> Information
☆ ☆ ☆ ☆ ☆

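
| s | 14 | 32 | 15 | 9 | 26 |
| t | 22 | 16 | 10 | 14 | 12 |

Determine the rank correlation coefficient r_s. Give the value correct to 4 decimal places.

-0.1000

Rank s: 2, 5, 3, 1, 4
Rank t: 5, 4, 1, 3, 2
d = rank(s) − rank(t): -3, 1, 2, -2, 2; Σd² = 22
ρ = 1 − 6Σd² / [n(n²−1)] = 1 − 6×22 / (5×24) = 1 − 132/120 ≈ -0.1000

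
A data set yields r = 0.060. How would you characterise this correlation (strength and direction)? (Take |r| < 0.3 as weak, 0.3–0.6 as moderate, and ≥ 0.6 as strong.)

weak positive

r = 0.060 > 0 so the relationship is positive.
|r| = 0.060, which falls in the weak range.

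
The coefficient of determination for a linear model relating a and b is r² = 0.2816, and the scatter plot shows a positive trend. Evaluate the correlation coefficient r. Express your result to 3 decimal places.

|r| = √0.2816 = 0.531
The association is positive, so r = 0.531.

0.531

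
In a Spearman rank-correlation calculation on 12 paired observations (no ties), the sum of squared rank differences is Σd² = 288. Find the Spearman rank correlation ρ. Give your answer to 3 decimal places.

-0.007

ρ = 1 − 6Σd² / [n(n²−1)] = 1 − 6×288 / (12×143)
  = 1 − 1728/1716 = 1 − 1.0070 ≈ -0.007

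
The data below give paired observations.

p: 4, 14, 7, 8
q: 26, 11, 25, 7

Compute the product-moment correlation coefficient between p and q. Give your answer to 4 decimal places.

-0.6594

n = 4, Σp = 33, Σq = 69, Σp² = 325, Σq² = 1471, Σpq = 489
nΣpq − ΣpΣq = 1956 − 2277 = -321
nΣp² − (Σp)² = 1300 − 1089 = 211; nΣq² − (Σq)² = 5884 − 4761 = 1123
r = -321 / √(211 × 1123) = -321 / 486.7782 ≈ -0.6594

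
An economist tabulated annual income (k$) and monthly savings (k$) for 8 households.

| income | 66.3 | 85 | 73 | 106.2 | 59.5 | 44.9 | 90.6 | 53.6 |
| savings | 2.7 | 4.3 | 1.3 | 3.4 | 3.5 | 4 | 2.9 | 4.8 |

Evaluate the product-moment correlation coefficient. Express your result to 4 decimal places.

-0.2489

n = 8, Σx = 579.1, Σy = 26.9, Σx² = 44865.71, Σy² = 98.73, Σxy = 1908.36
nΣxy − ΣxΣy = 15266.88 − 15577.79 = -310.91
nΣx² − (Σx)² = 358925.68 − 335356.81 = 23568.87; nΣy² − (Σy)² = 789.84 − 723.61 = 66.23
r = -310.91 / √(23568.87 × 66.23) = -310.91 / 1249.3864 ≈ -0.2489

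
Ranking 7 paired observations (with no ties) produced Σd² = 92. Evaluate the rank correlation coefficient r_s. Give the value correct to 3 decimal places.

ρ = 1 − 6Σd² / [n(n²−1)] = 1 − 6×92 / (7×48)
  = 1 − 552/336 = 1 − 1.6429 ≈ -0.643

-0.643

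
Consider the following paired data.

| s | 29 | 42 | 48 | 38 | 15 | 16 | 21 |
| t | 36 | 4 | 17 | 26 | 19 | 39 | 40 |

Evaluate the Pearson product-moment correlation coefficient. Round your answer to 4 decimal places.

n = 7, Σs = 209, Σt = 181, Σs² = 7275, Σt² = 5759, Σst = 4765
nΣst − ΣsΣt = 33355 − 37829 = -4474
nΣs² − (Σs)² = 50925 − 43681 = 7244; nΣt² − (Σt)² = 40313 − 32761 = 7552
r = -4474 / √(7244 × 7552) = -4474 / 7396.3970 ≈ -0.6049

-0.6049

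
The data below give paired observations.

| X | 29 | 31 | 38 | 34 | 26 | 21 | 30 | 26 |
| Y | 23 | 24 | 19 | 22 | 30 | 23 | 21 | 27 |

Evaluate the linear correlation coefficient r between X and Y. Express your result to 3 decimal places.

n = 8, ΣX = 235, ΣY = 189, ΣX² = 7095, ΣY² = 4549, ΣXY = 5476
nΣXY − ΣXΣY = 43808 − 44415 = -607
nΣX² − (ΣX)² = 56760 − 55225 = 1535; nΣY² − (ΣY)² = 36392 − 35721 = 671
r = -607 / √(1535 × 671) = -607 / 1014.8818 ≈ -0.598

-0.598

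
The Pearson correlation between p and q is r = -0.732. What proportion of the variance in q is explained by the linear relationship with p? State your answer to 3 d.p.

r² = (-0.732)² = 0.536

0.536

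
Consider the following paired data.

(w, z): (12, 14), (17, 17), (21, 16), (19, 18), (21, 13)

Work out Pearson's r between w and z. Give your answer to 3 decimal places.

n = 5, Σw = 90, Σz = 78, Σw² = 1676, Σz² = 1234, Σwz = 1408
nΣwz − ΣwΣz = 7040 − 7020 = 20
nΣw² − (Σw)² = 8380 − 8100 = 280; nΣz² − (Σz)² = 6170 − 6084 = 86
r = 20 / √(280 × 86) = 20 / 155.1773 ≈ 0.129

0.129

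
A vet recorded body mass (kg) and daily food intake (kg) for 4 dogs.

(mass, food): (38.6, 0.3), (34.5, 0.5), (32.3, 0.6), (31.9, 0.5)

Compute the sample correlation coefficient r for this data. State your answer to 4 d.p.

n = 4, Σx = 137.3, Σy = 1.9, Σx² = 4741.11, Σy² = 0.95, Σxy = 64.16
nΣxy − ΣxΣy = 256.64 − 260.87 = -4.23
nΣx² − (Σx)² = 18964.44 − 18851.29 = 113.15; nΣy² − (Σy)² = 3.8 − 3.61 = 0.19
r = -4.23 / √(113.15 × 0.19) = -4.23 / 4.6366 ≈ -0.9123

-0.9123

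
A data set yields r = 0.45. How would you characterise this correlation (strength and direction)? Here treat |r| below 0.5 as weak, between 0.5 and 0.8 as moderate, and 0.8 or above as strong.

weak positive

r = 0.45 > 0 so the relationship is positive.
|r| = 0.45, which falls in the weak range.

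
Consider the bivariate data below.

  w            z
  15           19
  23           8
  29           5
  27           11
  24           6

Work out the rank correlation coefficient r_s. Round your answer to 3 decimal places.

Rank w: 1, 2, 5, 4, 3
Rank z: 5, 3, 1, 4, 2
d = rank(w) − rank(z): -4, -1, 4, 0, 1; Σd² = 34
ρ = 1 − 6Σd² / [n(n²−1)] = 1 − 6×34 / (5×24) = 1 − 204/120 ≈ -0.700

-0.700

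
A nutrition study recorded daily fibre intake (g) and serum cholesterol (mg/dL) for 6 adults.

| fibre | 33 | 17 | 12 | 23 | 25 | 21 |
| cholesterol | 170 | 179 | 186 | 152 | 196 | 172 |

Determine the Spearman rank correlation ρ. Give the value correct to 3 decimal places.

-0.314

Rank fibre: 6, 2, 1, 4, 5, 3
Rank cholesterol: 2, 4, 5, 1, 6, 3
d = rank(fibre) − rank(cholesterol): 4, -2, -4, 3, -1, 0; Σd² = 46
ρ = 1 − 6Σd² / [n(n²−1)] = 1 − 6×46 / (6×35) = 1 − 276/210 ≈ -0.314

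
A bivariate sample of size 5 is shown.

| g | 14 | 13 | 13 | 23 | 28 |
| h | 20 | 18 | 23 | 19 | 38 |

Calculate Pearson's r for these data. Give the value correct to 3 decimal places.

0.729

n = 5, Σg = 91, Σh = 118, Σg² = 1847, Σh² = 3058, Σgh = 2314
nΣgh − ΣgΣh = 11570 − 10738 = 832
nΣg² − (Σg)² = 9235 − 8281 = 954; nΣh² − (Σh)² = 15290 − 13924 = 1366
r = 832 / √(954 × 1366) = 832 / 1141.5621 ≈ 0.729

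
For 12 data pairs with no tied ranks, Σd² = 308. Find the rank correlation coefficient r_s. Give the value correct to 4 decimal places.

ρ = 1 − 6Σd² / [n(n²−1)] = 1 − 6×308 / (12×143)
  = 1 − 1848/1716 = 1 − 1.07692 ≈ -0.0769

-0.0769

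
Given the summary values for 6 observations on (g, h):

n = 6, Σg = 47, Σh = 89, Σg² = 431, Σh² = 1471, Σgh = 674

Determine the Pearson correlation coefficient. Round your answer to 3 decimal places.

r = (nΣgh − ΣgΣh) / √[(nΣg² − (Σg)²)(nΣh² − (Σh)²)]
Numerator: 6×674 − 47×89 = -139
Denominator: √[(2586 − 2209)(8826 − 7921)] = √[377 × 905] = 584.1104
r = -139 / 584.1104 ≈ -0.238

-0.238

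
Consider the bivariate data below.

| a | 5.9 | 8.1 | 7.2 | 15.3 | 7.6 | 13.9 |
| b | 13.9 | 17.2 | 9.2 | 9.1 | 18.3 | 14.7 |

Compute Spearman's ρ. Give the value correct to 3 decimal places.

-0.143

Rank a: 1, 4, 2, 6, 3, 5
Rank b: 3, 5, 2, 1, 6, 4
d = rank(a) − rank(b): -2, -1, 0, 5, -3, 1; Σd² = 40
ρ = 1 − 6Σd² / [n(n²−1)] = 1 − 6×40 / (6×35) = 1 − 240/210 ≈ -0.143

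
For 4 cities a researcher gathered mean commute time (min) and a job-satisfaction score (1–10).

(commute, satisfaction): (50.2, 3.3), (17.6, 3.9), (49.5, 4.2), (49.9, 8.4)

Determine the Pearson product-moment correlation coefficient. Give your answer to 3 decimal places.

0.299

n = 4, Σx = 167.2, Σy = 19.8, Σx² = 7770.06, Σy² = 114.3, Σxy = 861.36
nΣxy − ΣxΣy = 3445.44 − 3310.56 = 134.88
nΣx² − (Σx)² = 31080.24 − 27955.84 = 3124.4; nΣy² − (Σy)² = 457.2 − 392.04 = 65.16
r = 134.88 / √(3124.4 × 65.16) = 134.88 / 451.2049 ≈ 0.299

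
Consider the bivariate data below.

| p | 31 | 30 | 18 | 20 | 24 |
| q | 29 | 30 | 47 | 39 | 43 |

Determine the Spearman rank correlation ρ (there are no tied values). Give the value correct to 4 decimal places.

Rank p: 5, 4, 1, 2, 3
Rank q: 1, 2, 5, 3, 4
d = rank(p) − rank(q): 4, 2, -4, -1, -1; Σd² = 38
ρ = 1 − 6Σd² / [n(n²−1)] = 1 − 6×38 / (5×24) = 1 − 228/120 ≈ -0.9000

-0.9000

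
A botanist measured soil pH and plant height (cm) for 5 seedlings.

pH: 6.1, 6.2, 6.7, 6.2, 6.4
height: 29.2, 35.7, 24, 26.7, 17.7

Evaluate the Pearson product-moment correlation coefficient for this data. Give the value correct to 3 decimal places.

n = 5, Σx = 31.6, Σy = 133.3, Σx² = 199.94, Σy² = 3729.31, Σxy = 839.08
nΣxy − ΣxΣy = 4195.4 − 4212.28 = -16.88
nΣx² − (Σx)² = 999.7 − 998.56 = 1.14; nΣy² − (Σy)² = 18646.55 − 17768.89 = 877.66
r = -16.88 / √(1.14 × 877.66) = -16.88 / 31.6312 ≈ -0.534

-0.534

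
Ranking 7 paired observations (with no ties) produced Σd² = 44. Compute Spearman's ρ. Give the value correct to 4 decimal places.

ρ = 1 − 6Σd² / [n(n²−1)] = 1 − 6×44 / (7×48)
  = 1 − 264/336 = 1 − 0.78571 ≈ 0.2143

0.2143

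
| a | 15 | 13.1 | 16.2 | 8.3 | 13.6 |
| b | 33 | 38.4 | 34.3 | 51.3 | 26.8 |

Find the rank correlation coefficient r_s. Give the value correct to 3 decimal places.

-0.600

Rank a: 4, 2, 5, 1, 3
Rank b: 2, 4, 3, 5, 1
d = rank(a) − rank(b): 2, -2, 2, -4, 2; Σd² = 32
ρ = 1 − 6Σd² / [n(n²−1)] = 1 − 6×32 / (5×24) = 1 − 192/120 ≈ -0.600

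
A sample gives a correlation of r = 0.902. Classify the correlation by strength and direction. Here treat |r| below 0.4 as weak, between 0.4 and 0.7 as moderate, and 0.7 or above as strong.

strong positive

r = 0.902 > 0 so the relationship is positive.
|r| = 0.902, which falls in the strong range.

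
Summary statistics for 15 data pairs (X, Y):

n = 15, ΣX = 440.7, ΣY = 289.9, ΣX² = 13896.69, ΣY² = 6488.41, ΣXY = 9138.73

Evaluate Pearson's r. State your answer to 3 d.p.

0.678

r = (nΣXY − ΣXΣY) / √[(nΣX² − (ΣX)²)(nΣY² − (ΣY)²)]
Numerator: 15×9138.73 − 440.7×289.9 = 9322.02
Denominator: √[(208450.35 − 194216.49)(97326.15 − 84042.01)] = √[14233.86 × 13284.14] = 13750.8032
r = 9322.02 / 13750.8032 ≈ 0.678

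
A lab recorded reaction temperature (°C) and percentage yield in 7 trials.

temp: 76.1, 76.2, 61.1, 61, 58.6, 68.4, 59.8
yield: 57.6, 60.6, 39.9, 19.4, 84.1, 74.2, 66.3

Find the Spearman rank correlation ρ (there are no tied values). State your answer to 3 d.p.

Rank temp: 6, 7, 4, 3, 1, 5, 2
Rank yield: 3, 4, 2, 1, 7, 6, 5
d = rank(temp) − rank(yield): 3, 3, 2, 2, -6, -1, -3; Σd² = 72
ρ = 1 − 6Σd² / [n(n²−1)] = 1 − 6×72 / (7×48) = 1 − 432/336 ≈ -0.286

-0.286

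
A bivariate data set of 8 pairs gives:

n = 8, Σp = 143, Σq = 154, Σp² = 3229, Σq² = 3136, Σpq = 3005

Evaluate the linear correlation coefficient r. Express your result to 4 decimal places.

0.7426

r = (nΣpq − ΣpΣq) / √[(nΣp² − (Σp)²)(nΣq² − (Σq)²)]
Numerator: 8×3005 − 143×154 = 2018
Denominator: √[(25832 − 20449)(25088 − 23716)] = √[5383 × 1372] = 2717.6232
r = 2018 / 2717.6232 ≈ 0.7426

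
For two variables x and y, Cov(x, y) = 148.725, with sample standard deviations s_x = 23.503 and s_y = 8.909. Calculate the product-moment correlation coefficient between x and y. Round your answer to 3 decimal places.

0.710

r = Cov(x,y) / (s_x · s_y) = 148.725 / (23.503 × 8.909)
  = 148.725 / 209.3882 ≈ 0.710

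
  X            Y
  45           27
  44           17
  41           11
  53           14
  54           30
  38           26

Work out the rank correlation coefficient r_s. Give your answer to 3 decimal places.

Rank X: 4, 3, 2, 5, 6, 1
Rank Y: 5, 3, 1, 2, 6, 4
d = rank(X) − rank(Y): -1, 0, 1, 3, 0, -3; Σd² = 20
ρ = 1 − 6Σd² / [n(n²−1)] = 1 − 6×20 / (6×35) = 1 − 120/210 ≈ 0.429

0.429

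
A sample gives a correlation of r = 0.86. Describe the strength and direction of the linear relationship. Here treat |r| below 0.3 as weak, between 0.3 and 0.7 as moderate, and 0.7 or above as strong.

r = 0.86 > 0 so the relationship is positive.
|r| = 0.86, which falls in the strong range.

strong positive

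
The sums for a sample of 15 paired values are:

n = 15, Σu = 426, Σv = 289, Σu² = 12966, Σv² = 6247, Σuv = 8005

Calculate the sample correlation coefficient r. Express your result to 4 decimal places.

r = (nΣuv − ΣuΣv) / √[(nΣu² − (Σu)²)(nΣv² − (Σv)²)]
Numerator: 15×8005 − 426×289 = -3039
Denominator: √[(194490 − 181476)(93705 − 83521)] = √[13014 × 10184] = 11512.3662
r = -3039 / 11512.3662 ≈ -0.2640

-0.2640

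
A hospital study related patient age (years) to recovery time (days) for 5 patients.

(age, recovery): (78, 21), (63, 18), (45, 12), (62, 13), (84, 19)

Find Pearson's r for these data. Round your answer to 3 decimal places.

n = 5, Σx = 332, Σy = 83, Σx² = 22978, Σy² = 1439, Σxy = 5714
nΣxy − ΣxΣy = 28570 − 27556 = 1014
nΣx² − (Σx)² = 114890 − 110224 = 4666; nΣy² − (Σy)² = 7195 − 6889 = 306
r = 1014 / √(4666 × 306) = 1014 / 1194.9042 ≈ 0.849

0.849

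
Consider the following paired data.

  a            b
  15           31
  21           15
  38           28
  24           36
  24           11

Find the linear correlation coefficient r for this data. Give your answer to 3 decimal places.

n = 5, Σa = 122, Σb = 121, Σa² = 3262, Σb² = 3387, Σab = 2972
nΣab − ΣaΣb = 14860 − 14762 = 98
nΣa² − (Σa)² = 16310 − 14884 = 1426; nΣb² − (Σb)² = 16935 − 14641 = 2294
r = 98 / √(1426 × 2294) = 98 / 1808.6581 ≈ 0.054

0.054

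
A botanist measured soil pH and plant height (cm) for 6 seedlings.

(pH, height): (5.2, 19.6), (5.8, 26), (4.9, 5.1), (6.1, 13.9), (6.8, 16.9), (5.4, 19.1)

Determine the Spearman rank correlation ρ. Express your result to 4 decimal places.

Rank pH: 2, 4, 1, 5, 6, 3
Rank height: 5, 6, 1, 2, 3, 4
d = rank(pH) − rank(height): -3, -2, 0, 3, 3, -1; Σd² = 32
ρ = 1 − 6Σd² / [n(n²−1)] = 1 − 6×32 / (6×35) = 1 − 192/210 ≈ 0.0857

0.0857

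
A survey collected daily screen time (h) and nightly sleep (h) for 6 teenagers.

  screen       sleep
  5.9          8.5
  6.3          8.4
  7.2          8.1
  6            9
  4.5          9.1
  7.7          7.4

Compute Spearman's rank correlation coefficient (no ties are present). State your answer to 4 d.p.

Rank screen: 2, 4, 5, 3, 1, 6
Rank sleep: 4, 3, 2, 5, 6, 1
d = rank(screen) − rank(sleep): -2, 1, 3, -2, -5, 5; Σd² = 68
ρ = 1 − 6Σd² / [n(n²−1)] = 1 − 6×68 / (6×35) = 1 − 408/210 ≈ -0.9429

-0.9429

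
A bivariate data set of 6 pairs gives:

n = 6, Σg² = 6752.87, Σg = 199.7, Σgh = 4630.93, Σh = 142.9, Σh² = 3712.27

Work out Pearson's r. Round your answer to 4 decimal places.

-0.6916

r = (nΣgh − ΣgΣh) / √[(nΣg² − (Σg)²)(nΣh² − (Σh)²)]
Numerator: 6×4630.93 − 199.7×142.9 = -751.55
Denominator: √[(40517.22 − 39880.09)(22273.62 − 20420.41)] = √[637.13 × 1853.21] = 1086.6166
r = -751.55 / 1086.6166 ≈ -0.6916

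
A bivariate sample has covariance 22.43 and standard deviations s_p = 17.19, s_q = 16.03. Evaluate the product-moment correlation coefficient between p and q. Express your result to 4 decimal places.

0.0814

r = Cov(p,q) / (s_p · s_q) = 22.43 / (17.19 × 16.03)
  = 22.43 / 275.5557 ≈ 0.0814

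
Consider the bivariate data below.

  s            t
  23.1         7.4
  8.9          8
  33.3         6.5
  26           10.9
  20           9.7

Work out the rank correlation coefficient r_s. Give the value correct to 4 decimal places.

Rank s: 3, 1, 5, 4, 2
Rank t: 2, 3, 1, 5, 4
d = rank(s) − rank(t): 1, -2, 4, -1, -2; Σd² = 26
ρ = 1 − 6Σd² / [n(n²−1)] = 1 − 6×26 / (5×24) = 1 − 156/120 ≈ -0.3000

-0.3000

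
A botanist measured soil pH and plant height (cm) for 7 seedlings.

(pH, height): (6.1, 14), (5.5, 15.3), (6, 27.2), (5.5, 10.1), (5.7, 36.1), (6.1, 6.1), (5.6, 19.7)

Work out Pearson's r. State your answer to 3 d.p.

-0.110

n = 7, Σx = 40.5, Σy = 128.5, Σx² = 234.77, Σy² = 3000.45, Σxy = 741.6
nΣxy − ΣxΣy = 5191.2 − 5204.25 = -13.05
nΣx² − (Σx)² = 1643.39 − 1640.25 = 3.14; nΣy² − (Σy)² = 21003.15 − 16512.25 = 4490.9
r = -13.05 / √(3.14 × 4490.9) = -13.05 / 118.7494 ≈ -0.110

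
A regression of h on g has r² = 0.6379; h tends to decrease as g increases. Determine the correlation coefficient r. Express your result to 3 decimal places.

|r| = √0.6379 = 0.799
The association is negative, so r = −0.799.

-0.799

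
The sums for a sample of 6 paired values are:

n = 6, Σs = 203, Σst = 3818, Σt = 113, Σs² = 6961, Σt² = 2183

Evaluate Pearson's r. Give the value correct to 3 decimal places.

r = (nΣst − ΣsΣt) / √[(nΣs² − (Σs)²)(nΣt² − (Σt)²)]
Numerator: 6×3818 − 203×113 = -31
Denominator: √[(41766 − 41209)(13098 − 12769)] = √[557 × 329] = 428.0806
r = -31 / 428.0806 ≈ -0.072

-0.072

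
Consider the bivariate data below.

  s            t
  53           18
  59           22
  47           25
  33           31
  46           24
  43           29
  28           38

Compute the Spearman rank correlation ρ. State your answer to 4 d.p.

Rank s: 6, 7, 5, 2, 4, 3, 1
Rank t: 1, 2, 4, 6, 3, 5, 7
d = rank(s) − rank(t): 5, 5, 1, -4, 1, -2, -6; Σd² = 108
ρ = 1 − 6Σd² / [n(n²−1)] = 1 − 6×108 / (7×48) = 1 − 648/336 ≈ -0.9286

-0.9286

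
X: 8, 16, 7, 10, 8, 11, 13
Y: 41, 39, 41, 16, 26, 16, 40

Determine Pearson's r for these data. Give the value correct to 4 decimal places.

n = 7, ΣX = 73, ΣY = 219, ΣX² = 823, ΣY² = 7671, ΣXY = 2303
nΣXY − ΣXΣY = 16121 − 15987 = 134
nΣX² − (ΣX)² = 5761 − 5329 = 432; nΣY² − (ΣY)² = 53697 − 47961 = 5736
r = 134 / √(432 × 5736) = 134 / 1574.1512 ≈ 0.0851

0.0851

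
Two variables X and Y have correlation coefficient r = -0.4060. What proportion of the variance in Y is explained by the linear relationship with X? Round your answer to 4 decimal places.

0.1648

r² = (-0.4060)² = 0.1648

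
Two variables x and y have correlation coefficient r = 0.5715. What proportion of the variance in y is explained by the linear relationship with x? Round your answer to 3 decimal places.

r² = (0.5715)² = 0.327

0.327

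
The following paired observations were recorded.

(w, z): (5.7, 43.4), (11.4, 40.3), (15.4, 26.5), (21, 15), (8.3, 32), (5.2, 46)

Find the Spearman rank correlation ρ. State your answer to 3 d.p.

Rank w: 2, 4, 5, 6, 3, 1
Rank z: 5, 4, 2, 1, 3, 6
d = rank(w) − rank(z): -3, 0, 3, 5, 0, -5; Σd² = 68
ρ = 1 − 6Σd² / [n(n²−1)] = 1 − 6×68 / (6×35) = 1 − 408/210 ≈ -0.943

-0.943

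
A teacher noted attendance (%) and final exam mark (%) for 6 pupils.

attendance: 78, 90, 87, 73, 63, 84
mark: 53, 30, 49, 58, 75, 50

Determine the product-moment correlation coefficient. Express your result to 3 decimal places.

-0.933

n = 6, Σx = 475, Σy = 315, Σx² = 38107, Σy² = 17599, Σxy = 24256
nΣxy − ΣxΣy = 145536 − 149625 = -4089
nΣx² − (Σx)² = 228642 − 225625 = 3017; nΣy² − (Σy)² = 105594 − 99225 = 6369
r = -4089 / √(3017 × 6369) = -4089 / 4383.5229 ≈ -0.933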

☆ ☆ ☆ ☆ ☆

> What is being asked
Each line above from the one with "A sample gives a correlation of r = 0.902." up to and including the one with "Summary statistics for" must be set down exactly, and no line outside that span may appear.

> Task result
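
A sample gives a correlation of r = 0.902. Classify the correlation by strength and direction. Here treat |r| below 0.4 as weak, between 0.4 and 0.7 as moderate, and 0.7 or above as strong.

strong positive

r = 0.902 > 0 so the relationship is positive.
|r| = 0.902, which falls in the strong range.

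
Summary statistics for 15 data pairs (X, Y):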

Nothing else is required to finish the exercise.